» Your instructions
Once you have read the data below, print all of it exactly.

» Data records

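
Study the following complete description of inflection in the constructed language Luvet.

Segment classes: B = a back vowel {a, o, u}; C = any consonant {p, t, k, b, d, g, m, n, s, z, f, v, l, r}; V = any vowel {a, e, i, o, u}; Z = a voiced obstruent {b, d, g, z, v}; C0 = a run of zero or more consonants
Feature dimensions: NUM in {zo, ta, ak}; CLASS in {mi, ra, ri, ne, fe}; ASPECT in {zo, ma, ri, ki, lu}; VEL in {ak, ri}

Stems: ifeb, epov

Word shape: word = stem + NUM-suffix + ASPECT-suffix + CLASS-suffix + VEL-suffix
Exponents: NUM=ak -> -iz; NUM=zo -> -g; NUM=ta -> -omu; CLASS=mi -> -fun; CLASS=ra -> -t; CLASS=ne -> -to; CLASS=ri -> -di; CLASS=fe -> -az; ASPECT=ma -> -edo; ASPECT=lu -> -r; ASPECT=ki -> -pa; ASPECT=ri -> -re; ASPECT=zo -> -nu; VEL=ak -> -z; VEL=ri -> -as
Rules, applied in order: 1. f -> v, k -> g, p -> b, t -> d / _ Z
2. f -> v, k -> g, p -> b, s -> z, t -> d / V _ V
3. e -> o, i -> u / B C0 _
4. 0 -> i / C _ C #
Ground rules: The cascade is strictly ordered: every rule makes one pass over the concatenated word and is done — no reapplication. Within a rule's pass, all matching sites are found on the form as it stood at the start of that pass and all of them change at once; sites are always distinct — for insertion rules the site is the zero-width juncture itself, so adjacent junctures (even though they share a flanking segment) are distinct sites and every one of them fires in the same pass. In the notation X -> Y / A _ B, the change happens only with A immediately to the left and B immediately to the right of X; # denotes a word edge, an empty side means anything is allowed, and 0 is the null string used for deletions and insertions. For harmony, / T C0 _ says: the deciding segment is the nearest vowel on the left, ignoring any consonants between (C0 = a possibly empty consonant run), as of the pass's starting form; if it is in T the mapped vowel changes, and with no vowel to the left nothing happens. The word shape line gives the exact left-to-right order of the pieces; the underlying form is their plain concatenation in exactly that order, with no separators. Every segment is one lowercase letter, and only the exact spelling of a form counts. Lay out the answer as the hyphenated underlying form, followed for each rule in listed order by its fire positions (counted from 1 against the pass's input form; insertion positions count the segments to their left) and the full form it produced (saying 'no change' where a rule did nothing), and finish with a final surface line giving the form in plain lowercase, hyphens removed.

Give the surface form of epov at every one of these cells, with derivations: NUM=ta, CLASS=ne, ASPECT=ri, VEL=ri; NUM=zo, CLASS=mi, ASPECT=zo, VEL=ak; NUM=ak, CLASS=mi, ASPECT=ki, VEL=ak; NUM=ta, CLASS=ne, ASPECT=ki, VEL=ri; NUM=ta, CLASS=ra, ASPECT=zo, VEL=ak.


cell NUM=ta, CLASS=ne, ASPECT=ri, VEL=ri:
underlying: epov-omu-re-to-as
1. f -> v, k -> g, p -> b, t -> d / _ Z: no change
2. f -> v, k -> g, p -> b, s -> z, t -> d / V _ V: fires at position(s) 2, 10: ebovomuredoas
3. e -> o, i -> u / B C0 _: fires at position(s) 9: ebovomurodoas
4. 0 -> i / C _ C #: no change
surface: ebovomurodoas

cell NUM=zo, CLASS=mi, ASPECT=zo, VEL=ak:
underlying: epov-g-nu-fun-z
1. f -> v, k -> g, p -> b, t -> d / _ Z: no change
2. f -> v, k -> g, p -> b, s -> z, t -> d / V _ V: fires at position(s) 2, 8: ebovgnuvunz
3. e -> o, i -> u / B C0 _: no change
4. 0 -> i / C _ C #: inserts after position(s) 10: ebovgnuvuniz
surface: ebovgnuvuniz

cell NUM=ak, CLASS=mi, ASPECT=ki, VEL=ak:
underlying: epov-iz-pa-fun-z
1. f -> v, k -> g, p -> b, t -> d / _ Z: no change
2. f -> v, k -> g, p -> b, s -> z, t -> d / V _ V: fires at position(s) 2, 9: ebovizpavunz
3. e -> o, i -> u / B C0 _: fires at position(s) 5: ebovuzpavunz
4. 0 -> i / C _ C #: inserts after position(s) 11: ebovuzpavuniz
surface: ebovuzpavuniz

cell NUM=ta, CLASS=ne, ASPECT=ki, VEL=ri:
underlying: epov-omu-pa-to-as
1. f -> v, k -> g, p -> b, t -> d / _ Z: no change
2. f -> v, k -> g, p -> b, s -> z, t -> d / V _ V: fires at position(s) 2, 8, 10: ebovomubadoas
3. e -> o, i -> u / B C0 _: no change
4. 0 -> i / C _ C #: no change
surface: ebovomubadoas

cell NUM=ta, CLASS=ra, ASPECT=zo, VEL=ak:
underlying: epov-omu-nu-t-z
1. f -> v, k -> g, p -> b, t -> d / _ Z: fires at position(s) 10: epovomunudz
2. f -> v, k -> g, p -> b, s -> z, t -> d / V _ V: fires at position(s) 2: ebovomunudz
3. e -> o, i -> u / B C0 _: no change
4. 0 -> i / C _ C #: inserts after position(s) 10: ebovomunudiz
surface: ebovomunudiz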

» Expected answer
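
Study the following complete description of inflection in the constructed language Luvet.

Segment classes: B = a back vowel {a, o, u}; C = any consonant {p, t, k, b, d, g, m, n, s, z, f, v, l, r}; V = any vowel {a, e, i, o, u}; Z = a voiced obstruent {b, d, g, z, v}; C0 = a run of zero or more consonants
Feature dimensions: NUM in {zo, ta, ak}; CLASS in {mi, ra, ri, ne, fe}; ASPECT in {zo, ma, ri, ki, lu}; VEL in {ak, ri}

Stems: ifeb, epov

Word shape: word = stem + NUM-suffix + ASPECT-suffix + CLASS-suffix + VEL-suffix
Exponents: NUM=ak -> -iz; NUM=zo -> -g; NUM=ta -> -omu; CLASS=mi -> -fun; CLASS=ra -> -t; CLASS=ne -> -to; CLASS=ri -> -di; CLASS=fe -> -az; ASPECT=ma -> -edo; ASPECT=lu -> -r; ASPECT=ki -> -pa; ASPECT=ri -> -re; ASPECT=zo -> -nu; VEL=ak -> -z; VEL=ri -> -as
Rules, applied in order: 1. f -> v, k -> g, p -> b, t -> d / _ Z
2. f -> v, k -> g, p -> b, s -> z, t -> d / V _ V
3. e -> o, i -> u / B C0 _
4. 0 -> i / C _ C #
Ground rules: The cascade is strictly ordered: every rule makes one pass over the concatenated word and is done — no reapplication. Within a rule's pass, all matching sites are found on the form as it stood at the start of that pass and all of them change at once; sites are always distinct — for insertion rules the site is the zero-width juncture itself, so adjacent junctures (even though they share a flanking segment) are distinct sites and every one of them fires in the same pass. In the notation X -> Y / A _ B, the change happens only with A immediately to the left and B immediately to the right of X; # denotes a word edge, an empty side means anything is allowed, and 0 is the null string used for deletions and insertions. For harmony, / T C0 _ says: the deciding segment is the nearest vowel on the left, ignoring any consonants between (C0 = a possibly empty consonant run), as of the pass's starting form; if it is in T the mapped vowel changes, and with no vowel to the left nothing happens. The word shape line gives the exact left-to-right order of the pieces; the underlying form is their plain concatenation in exactly that order, with no separators. Every segment is one lowercase letter, and only the exact spelling of a form counts. Lay out the answer as the hyphenated underlying form, followed for each rule in listed order by its fire positions (counted from 1 against the pass's input form; insertion positions count the segments to their left) and the full form it produced (saying 'no change' where a rule did nothing), and finish with a final surface line giving the form in plain lowercase, hyphens removed.

Give the surface form of epov at every one of these cells, with derivations: NUM=ta, CLASS=ne, ASPECT=ri, VEL=ri; NUM=zo, CLASS=mi, ASPECT=zo, VEL=ak; NUM=ak, CLASS=mi, ASPECT=ki, VEL=ak; NUM=ta, CLASS=ne, ASPECT=ki, VEL=ri; NUM=ta, CLASS=ra, ASPECT=zo, VEL=ak.


cell NUM=ta, CLASS=ne, ASPECT=ri, VEL=ri:
underlying: epov-omu-re-to-as
1. f -> v, k -> g, p -> b, t -> d / _ Z: no change
2. f -> v, k -> g, p -> b, s -> z, t -> d / V _ V: fires at position(s) 2, 10: ebovomuredoas
3. e -> o, i -> u / B C0 _: fires at position(s) 9: ebovomurodoas
4. 0 -> i / C _ C #: no change
surface: ebovomurodoas

cell NUM=zo, CLASS=mi, ASPECT=zo, VEL=ak:
underlying: epov-g-nu-fun-z
1. f -> v, k -> g, p -> b, t -> d / _ Z: no change
2. f -> v, k -> g, p -> b, s -> z, t -> d / V _ V: fires at position(s) 2, 8: ebovgnuvunz
3. e -> o, i -> u / B C0 _: no change
4. 0 -> i / C _ C #: inserts after position(s) 10: ebovgnuvuniz
surface: ebovgnuvuniz

cell NUM=ak, CLASS=mi, ASPECT=ki, VEL=ak:
underlying: epov-iz-pa-fun-z
1. f -> v, k -> g, p -> b, t -> d / _ Z: no change
2. f -> v, k -> g, p -> b, s -> z, t -> d / V _ V: fires at position(s) 2, 9: ebovizpavunz
3. e -> o, i -> u / B C0 _: fires at position(s) 5: ebovuzpavunz
4. 0 -> i / C _ C #: inserts after position(s) 11: ebovuzpavuniz
surface: ebovuzpavuniz

cell NUM=ta, CLASS=ne, ASPECT=ki, VEL=ri:
underlying: epov-omu-pa-to-as
1. f -> v, k -> g, p -> b, t -> d / _ Z: no change
2. f -> v, k -> g, p -> b, s -> z, t -> d / V _ V: fires at position(s) 2, 8, 10: ebovomubadoas
3. e -> o, i -> u / B C0 _: no change
4. 0 -> i / C _ C #: no change
surface: ebovomubadoas

cell NUM=ta, CLASS=ra, ASPECT=zo, VEL=ak:
underlying: epov-omu-nu-t-z
1. f -> v, k -> g, p -> b, t -> d / _ Z: fires at position(s) 10: epovomunudz
2. f -> v, k -> g, p -> b, s -> z, t -> d / V _ V: fires at position(s) 2: ebovomunudz
3. e -> o, i -> u / B C0 _: no change
4. 0 -> i / C _ C #: inserts after position(s) 10: ebovomunudiz
surface: ebovomunudiz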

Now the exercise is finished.